## [GOAL OF THE EXERCISE]
Set down all of the data that follows, keeping every character.

(Records contained in a dataset)
::::
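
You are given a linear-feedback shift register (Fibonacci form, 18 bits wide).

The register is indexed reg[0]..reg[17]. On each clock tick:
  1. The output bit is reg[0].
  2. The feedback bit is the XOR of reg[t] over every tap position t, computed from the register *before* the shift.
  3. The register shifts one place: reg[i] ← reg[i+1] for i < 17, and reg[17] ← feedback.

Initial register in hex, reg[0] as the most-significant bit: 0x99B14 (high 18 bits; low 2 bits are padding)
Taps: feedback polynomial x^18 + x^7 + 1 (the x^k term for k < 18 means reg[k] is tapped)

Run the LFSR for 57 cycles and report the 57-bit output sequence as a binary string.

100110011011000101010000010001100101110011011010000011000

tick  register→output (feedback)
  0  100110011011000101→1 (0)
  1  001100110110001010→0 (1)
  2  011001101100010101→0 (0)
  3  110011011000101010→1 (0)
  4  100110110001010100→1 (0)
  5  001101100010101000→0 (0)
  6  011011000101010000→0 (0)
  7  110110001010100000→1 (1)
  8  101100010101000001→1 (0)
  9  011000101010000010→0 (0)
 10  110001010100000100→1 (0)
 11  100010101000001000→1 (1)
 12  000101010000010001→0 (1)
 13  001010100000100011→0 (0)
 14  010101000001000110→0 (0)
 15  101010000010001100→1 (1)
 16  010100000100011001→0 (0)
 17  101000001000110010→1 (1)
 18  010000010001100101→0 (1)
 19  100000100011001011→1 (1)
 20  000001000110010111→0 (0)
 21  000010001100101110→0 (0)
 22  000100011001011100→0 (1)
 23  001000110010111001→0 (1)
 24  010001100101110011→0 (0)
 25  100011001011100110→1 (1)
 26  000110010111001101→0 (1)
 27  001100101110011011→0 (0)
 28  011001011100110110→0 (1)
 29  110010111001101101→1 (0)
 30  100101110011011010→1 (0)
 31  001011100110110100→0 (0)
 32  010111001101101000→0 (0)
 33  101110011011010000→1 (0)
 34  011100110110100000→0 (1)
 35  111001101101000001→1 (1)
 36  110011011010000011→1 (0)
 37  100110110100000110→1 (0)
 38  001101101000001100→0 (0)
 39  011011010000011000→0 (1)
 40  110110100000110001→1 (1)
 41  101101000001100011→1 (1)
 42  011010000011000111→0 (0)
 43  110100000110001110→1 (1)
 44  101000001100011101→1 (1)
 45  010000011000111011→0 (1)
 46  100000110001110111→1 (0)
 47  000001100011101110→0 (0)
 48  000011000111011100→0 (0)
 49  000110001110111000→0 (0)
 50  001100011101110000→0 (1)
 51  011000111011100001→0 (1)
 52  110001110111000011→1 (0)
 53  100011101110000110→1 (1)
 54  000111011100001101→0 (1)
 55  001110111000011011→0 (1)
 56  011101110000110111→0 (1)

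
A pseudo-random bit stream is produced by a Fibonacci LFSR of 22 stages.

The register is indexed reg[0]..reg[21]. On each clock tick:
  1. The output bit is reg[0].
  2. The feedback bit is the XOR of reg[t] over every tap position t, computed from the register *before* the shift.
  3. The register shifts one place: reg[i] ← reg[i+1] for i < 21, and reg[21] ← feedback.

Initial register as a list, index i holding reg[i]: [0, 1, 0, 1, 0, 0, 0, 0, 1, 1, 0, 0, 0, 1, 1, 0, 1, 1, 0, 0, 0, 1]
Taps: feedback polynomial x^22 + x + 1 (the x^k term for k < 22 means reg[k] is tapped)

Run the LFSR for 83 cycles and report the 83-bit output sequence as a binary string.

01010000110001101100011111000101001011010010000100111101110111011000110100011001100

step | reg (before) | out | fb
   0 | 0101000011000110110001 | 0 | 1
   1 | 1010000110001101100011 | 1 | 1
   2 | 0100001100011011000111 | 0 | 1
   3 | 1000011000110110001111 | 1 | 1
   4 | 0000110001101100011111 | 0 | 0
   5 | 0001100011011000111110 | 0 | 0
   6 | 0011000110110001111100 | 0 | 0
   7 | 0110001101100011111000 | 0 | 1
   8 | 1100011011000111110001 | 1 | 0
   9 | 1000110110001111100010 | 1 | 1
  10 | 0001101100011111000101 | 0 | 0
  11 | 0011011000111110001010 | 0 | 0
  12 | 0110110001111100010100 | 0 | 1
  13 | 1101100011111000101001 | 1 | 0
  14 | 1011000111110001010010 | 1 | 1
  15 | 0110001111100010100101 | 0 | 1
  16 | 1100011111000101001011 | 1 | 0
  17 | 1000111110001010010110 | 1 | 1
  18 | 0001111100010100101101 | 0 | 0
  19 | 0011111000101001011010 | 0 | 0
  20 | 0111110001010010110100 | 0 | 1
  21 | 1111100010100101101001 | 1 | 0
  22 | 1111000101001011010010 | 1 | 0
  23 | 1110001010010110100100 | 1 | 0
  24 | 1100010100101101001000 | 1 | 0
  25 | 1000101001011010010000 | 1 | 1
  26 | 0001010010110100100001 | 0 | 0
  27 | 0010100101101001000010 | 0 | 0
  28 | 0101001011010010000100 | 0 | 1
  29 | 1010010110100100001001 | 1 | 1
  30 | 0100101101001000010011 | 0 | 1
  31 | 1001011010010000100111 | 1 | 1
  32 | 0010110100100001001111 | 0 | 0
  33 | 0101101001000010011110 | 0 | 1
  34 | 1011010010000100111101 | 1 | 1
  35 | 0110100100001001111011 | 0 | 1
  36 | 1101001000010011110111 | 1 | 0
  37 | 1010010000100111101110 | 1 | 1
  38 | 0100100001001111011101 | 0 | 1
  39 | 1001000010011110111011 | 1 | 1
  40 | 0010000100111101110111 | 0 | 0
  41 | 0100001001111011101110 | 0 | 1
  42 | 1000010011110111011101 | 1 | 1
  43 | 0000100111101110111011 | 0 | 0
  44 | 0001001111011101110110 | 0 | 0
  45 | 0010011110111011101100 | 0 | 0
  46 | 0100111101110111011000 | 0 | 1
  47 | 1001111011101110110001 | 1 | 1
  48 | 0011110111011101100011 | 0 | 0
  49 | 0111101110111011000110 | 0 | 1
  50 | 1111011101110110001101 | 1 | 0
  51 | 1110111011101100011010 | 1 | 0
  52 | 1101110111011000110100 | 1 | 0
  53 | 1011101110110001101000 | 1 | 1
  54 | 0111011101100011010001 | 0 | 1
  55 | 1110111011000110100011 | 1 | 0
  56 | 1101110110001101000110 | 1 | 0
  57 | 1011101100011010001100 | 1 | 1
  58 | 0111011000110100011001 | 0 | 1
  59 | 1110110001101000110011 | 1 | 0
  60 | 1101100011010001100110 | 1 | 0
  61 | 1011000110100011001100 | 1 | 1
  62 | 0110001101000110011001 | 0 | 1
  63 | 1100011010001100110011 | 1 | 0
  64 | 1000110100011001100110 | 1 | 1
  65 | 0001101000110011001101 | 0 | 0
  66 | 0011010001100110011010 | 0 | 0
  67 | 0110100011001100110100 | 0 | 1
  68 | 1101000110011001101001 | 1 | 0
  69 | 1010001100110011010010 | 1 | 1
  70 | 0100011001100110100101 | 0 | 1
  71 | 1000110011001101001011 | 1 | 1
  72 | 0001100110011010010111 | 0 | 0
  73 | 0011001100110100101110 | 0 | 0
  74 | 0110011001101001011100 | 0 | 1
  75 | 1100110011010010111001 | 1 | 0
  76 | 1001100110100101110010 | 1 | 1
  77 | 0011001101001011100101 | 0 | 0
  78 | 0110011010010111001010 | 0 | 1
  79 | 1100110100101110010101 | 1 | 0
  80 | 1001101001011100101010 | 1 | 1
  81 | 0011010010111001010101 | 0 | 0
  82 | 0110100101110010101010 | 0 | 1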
::::
## [TASK SOLUTION]
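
You are given a linear-feedback shift register (Fibonacci form, 18 bits wide).

The register is indexed reg[0]..reg[17]. On each clock tick:
  1. The output bit is reg[0].
  2. The feedback bit is the XOR of reg[t] over every tap position t, computed from the register *before* the shift.
  3. The register shifts one place: reg[i] ← reg[i+1] for i < 17, and reg[17] ← feedback.

Initial register in hex, reg[0] as the most-significant bit: 0x99B14 (high 18 bits; low 2 bits are padding)
Taps: feedback polynomial x^18 + x^7 + 1 (the x^k term for k < 18 means reg[k] is tapped)

Run the LFSR for 57 cycles and report the 57-bit output sequence as a binary string.

100110011011000101010000010001100101110011011010000011000

tick  register→output (feedback)
  0  100110011011000101→1 (0)
  1  001100110110001010→0 (1)
  2  011001101100010101→0 (0)
  3  110011011000101010→1 (0)
  4  100110110001010100→1 (0)
  5  001101100010101000→0 (0)
  6  011011000101010000→0 (0)
  7  110110001010100000→1 (1)
  8  101100010101000001→1 (0)
  9  011000101010000010→0 (0)
 10  110001010100000100→1 (0)
 11  100010101000001000→1 (1)
 12  000101010000010001→0 (1)
 13  001010100000100011→0 (0)
 14  010101000001000110→0 (0)
 15  101010000010001100→1 (1)
 16  010100000100011001→0 (0)
 17  101000001000110010→1 (1)
 18  010000010001100101→0 (1)
 19  100000100011001011→1 (1)
 20  000001000110010111→0 (0)
 21  000010001100101110→0 (0)
 22  000100011001011100→0 (1)
 23  001000110010111001→0 (1)
 24  010001100101110011→0 (0)
 25  100011001011100110→1 (1)
 26  000110010111001101→0 (1)
 27  001100101110011011→0 (0)
 28  011001011100110110→0 (1)
 29  110010111001101101→1 (0)
 30  100101110011011010→1 (0)
 31  001011100110110100→0 (0)
 32  010111001101101000→0 (0)
 33  101110011011010000→1 (0)
 34  011100110110100000→0 (1)
 35  111001101101000001→1 (1)
 36  110011011010000011→1 (0)
 37  100110110100000110→1 (0)
 38  001101101000001100→0 (0)
 39  011011010000011000→0 (1)
 40  110110100000110001→1 (1)
 41  101101000001100011→1 (1)
 42  011010000011000111→0 (0)
 43  110100000110001110→1 (1)
 44  101000001100011101→1 (1)
 45  010000011000111011→0 (1)
 46  100000110001110111→1 (0)
 47  000001100011101110→0 (0)
 48  000011000111011100→0 (0)
 49  000110001110111000→0 (0)
 50  001100011101110000→0 (1)
 51  011000111011100001→0 (1)
 52  110001110111000011→1 (0)
 53  100011101110000110→1 (1)
 54  000111011100001101→0 (1)
 55  001110111000011011→0 (1)
 56  011101110000110111→0 (1)

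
A pseudo-random bit stream is produced by a Fibonacci LFSR of 22 stages.

The register is indexed reg[0]..reg[21]. On each clock tick:
  1. The output bit is reg[0].
  2. The feedback bit is the XOR of reg[t] over every tap position t, computed from the register *before* the shift.
  3. The register shifts one place: reg[i] ← reg[i+1] for i < 21, and reg[21] ← feedback.

Initial register as a list, index i holding reg[i]: [0, 1, 0, 1, 0, 0, 0, 0, 1, 1, 0, 0, 0, 1, 1, 0, 1, 1, 0, 0, 0, 1]
Taps: feedback polynomial x^22 + x + 1 (the x^k term for k < 22 means reg[k] is tapped)

Run the LFSR for 83 cycles and report the 83-bit output sequence as a binary string.

01010000110001101100011111000101001011010010000100111101110111011000110100011001100

step | reg (before) | out | fb
   0 | 0101000011000110110001 | 0 | 1
   1 | 1010000110001101100011 | 1 | 1
   2 | 0100001100011011000111 | 0 | 1
   3 | 1000011000110110001111 | 1 | 1
   4 | 0000110001101100011111 | 0 | 0
   5 | 0001100011011000111110 | 0 | 0
   6 | 0011000110110001111100 | 0 | 0
   7 | 0110001101100011111000 | 0 | 1
   8 | 1100011011000111110001 | 1 | 0
   9 | 1000110110001111100010 | 1 | 1
  10 | 0001101100011111000101 | 0 | 0
  11 | 0011011000111110001010 | 0 | 0
  12 | 0110110001111100010100 | 0 | 1
  13 | 1101100011111000101001 | 1 | 0
  14 | 1011000111110001010010 | 1 | 1
  15 | 0110001111100010100101 | 0 | 1
  16 | 1100011111000101001011 | 1 | 0
  17 | 1000111110001010010110 | 1 | 1
  18 | 0001111100010100101101 | 0 | 0
  19 | 0011111000101001011010 | 0 | 0
  20 | 0111110001010010110100 | 0 | 1
  21 | 1111100010100101101001 | 1 | 0
  22 | 1111000101001011010010 | 1 | 0
  23 | 1110001010010110100100 | 1 | 0
  24 | 1100010100101101001000 | 1 | 0
  25 | 1000101001011010010000 | 1 | 1
  26 | 0001010010110100100001 | 0 | 0
  27 | 0010100101101001000010 | 0 | 0
  28 | 0101001011010010000100 | 0 | 1
  29 | 1010010110100100001001 | 1 | 1
  30 | 0100101101001000010011 | 0 | 1
  31 | 1001011010010000100111 | 1 | 1
  32 | 0010110100100001001111 | 0 | 0
  33 | 0101101001000010011110 | 0 | 1
  34 | 1011010010000100111101 | 1 | 1
  35 | 0110100100001001111011 | 0 | 1
  36 | 1101001000010011110111 | 1 | 0
  37 | 1010010000100111101110 | 1 | 1
  38 | 0100100001001111011101 | 0 | 1
  39 | 1001000010011110111011 | 1 | 1
  40 | 0010000100111101110111 | 0 | 0
  41 | 0100001001111011101110 | 0 | 1
  42 | 1000010011110111011101 | 1 | 1
  43 | 0000100111101110111011 | 0 | 0
  44 | 0001001111011101110110 | 0 | 0
  45 | 0010011110111011101100 | 0 | 0
  46 | 0100111101110111011000 | 0 | 1
  47 | 1001111011101110110001 | 1 | 1
  48 | 0011110111011101100011 | 0 | 0
  49 | 0111101110111011000110 | 0 | 1
  50 | 1111011101110110001101 | 1 | 0
  51 | 1110111011101100011010 | 1 | 0
  52 | 1101110111011000110100 | 1 | 0
  53 | 1011101110110001101000 | 1 | 1
  54 | 0111011101100011010001 | 0 | 1
  55 | 1110111011000110100011 | 1 | 0
  56 | 1101110110001101000110 | 1 | 0
  57 | 1011101100011010001100 | 1 | 1
  58 | 0111011000110100011001 | 0 | 1
  59 | 1110110001101000110011 | 1 | 0
  60 | 1101100011010001100110 | 1 | 0
  61 | 1011000110100011001100 | 1 | 1
  62 | 0110001101000110011001 | 0 | 1
  63 | 1100011010001100110011 | 1 | 0
  64 | 1000110100011001100110 | 1 | 1
  65 | 0001101000110011001101 | 0 | 0
  66 | 0011010001100110011010 | 0 | 0
  67 | 0110100011001100110100 | 0 | 1
  68 | 1101000110011001101001 | 1 | 0
  69 | 1010001100110011010010 | 1 | 1
  70 | 0100011001100110100101 | 0 | 1
  71 | 1000110011001101001011 | 1 | 1
  72 | 0001100110011010010111 | 0 | 0
  73 | 0011001100110100101110 | 0 | 0
  74 | 0110011001101001011100 | 0 | 1
  75 | 1100110011010010111001 | 1 | 0
  76 | 1001100110100101110010 | 1 | 1
  77 | 0011001101001011100101 | 0 | 0
  78 | 0110011010010111001010 | 0 | 1
  79 | 1100110100101110010101 | 1 | 0
  80 | 1001101001011100101010 | 1 | 1
  81 | 0011010010111001010101 | 0 | 0
  82 | 0110100101110010101010 | 0 | 1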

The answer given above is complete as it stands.